## EXERCISE DESCRIPTION
For each line of the material below, give that line again word for word.
───── MATERIAL SUPPLIED ─────
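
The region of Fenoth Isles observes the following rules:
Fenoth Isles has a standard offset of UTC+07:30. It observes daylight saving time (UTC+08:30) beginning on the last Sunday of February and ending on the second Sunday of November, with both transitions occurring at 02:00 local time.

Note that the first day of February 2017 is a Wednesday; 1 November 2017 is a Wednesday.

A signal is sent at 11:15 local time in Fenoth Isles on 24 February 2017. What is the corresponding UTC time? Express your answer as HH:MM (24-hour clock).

1 February 2017 is a Wednesday, so Sundays fall on 5, 12, 19, 26; the last is February 26.
1 November 2017 is a Wednesday, so the first Sunday is November 5 and the second is November 12.
24 February 2017 is outside the daylight-saving period (26 February – 12 November), so Fenoth Isles is on standard time, UTC+07:30.
11:15 local − 7h30m = 03:45 UTC.

03:45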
─────
## EXPECTED ANSWER
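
The region of Fenoth Isles observes the following rules:
Fenoth Isles has a standard offset of UTC+07:30. It observes daylight saving time (UTC+08:30) beginning on the last Sunday of February and ending on the second Sunday of November, with both transitions occurring at 02:00 local time.

Note that the first day of February 2017 is a Wednesday; 1 November 2017 is a Wednesday.

A signal is sent at 11:15 local time in Fenoth Isles on 24 February 2017. What is the corresponding UTC time? Express your answer as HH:MM (24-hour clock).

1 February 2017 is a Wednesday, so Sundays fall on 5, 12, 19, 26; the last is February 26.
1 November 2017 is a Wednesday, so the first Sunday is November 5 and the second is November 12.
24 February 2017 is outside the daylight-saving period (26 February – 12 November), so Fenoth Isles is on standard time, UTC+07:30.
11:15 local − 7h30m = 03:45 UTC.

03:45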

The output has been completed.